WHAT TO DO:
Look for the word "cyan" in the entries below, then copy every line that has it.

EXERCISE MATERIAL:
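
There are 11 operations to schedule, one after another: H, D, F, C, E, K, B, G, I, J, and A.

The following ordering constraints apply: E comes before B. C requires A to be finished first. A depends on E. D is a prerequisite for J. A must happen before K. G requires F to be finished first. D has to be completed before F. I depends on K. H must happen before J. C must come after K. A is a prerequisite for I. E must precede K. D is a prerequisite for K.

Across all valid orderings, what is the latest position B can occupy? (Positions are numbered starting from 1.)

No constraint forces any operation after B, so it can be placed last, in position 11.

11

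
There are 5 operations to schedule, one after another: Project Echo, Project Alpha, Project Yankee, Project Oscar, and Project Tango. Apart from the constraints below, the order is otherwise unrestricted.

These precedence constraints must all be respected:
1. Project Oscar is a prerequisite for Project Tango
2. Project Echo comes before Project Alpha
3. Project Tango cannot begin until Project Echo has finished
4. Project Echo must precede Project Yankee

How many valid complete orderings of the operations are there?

The operations with no prerequisites are Project Echo, Project Oscar; any of them can be placed first.
Counting all ways to extend the partial order to a total order gives 18.

18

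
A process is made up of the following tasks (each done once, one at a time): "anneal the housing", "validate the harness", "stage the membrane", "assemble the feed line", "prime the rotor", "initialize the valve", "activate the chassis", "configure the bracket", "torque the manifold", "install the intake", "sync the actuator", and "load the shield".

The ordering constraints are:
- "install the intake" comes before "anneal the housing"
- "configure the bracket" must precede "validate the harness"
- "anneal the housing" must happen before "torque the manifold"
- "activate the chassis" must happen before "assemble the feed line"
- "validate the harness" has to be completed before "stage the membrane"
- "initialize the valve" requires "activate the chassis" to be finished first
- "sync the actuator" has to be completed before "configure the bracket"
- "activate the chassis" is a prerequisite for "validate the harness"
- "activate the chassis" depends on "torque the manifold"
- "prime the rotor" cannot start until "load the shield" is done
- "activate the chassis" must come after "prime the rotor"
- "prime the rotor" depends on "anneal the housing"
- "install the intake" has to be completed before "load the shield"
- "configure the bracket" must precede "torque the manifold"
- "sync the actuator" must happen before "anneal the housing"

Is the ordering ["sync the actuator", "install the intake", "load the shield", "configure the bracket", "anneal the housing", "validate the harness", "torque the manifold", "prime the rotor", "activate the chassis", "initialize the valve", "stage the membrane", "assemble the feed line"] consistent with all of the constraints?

The sequence places "validate the harness" ahead of "activate the chassis".
Since "activate the chassis" is required before "validate the harness", the ordering is invalid.

No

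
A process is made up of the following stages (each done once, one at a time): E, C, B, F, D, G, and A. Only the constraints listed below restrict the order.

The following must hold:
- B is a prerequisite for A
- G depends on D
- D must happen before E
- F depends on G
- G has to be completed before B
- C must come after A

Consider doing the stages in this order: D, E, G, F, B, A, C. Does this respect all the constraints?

Yes

Checking each listed constraint against this order: for instance, D is in position 1 and G in position 3, so that constraint holds — and the remaining constraints check out the same way.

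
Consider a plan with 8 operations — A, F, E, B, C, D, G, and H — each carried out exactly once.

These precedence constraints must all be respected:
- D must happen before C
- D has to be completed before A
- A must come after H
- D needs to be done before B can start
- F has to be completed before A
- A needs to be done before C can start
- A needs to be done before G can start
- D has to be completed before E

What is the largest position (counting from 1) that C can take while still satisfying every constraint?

8

C has no required successors, so nothing stops it from going last (position 8).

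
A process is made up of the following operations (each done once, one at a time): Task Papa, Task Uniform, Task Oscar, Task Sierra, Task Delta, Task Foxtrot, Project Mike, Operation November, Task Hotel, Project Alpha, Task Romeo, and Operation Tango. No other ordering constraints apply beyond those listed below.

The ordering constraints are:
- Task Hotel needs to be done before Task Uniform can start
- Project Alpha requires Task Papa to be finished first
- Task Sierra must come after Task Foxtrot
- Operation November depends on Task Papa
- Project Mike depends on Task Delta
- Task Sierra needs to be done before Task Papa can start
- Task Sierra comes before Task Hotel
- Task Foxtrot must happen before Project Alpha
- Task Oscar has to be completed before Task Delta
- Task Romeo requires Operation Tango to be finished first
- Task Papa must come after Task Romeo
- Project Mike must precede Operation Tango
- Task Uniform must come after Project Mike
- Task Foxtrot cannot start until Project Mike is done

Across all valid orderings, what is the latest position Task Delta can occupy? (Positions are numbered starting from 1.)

The operations that are forced after Task Delta, directly or by a chain of constraints, are Task Papa, Task Uniform, Task Sierra, Task Foxtrot, Project Mike, Operation November, Task Hotel, Project Alpha, Task Romeo, Operation Tango. That's 10 operations.
So at least 10 operations follow Task Delta, putting Task Delta no later than position 2. That position is achievable by scheduling everything else first.

2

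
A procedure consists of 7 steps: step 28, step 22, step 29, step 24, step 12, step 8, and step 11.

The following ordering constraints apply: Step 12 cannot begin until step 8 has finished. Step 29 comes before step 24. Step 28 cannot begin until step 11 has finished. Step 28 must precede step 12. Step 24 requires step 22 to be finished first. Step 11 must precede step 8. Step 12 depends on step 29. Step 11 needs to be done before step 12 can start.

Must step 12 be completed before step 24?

No

Nothing in the constraints links step 12 and step 24; they are unordered relative to each other.
So step 12 can come before step 24 or after — it is not forced.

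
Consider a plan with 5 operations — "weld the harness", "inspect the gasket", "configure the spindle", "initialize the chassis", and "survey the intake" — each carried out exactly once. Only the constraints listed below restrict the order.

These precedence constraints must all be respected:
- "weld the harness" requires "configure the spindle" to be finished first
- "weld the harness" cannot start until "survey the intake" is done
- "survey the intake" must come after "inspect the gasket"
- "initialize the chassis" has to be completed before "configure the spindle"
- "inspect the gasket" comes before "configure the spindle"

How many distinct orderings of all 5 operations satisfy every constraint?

2 operations have no prerequisites ("inspect the gasket", "initialize the chassis"), so any of them could come first.
Enumerating by repeatedly choosing an available operation (one whose prerequisites are all placed) gives 5 distinct complete orderings.

5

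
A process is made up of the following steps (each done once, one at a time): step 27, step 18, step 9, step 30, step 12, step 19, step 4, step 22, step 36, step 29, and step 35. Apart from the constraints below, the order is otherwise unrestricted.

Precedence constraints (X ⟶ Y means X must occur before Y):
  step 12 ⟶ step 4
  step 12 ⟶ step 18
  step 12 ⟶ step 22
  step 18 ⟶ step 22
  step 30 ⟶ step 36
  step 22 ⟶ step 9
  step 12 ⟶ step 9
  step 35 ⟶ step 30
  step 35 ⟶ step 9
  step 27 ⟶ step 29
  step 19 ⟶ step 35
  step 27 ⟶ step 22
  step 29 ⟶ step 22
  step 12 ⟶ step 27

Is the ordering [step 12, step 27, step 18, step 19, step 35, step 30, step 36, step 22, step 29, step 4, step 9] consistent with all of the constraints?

No

Here step 29 comes after step 22.
That contradicts the constraint that step 29 must precede step 22.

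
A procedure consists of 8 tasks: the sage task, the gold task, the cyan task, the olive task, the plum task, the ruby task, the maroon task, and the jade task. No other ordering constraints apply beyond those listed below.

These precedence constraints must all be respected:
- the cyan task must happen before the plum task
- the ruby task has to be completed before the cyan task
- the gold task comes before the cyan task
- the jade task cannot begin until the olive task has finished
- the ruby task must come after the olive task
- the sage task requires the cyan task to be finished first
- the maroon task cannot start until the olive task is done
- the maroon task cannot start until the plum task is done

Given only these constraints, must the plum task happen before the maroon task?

Yes

Tracing the constraints gives a chain: the plum task → the maroon task.
So the plum task must precede the maroon task in any valid ordering.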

RESULT:
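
A procedure consists of 8 tasks: the sage task, the gold task, the cyan task, the olive task, the plum task, the ruby task, the maroon task, and the jade task. No other ordering constraints apply beyond those listed below.
- the cyan task must happen before the plum task
- the ruby task has to be completed before the cyan task
- the gold task comes before the cyan task
- the sage task requires the cyan task to be finished first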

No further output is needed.